PROBLEM
Transcribe the data below verbatim from the line with "What is (65 + h)*98, if h = c*(-43), c = 4?" to the line with "Answer: 175/2 ≈ 87.500". Include both of those lines.

┌─ ENTRIES PROVIDED

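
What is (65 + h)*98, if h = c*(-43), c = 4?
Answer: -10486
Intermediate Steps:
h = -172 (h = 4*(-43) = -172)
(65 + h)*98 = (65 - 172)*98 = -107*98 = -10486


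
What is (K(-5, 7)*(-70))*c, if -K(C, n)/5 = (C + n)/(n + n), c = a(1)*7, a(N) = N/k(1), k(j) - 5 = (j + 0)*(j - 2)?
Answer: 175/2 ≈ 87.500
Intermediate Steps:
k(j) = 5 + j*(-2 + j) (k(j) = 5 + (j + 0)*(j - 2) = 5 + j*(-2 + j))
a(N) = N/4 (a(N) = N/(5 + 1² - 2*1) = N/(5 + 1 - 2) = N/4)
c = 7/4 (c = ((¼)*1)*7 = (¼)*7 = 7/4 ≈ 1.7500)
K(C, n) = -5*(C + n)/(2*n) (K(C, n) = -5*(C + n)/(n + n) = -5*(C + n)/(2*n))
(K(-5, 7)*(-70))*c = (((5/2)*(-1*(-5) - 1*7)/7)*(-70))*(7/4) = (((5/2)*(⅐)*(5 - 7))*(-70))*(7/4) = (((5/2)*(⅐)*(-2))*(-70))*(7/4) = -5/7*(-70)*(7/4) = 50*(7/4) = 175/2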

└─
┌─ ENTRIES PROVIDED

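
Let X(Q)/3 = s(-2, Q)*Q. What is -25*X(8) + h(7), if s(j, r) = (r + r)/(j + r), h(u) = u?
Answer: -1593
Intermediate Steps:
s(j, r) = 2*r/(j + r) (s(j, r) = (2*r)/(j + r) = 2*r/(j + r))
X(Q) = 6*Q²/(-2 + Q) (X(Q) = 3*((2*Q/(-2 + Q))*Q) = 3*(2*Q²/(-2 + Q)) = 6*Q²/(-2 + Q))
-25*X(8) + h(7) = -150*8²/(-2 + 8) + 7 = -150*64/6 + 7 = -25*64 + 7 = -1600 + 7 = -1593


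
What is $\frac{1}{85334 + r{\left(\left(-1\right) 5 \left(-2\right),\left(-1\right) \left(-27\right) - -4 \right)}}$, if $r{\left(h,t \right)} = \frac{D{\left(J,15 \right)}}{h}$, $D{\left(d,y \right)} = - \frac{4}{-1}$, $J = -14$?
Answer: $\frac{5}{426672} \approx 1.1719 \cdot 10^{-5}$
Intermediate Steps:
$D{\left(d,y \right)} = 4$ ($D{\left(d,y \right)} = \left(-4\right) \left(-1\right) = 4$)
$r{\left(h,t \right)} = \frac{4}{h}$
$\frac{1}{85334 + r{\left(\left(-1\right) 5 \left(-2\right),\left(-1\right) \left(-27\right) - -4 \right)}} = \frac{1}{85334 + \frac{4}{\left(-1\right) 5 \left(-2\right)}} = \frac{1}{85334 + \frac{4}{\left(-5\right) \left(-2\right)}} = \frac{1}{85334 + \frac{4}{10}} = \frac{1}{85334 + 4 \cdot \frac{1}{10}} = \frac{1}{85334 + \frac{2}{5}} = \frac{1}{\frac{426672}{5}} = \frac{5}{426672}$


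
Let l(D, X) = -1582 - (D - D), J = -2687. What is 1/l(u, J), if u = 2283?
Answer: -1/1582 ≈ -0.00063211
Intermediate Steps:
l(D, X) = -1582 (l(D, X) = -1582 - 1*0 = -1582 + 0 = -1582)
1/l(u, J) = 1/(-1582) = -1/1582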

└─
┌─ ENTRIES PROVIDED

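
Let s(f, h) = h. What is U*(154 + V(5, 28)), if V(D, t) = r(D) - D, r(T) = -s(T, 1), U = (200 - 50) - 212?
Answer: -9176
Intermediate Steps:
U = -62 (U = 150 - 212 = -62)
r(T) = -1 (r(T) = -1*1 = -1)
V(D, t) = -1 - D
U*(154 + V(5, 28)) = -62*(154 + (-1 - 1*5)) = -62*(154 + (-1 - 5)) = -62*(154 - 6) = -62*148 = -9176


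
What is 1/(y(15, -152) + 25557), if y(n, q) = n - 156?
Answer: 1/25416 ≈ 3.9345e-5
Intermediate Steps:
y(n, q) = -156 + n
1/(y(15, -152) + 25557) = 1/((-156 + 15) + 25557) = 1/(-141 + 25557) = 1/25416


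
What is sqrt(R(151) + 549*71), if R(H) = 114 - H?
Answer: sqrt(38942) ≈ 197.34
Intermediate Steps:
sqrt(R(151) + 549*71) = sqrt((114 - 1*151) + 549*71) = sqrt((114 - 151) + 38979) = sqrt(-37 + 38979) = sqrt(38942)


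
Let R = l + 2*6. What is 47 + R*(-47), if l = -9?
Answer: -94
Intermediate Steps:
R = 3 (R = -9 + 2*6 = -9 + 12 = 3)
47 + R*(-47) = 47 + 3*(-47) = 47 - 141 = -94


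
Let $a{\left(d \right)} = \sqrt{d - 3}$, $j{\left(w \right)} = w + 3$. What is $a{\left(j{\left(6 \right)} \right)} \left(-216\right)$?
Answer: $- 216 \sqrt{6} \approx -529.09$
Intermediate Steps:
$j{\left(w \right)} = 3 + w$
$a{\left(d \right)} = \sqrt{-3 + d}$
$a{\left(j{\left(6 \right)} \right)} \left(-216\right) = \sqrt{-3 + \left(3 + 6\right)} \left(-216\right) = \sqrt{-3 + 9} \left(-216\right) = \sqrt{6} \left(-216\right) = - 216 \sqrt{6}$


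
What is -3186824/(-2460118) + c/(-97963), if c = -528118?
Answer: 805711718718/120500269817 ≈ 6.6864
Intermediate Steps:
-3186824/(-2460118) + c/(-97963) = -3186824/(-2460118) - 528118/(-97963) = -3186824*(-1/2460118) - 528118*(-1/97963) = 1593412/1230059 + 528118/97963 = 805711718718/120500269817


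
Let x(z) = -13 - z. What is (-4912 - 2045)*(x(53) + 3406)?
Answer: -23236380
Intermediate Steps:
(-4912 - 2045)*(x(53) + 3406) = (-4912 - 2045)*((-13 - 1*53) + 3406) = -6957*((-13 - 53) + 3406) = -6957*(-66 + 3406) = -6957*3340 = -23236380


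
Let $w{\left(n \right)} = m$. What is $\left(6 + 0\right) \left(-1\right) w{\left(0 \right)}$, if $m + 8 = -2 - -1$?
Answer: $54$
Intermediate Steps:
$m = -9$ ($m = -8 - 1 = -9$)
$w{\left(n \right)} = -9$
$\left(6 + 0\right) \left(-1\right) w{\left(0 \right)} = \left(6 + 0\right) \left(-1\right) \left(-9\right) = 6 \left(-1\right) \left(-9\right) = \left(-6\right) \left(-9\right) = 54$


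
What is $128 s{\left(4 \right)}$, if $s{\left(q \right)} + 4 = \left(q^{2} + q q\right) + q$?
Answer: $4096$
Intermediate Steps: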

└─

EXERCISE ANSWER
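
What is (65 + h)*98, if h = c*(-43), c = 4?
Answer: -10486
Intermediate Steps:
h = -172 (h = 4*(-43) = -172)
(65 + h)*98 = (65 - 172)*98 = -107*98 = -10486


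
What is (K(-5, 7)*(-70))*c, if -K(C, n)/5 = (C + n)/(n + n), c = a(1)*7, a(N) = N/k(1), k(j) - 5 = (j + 0)*(j - 2)?
Answer: 175/2 ≈ 87.500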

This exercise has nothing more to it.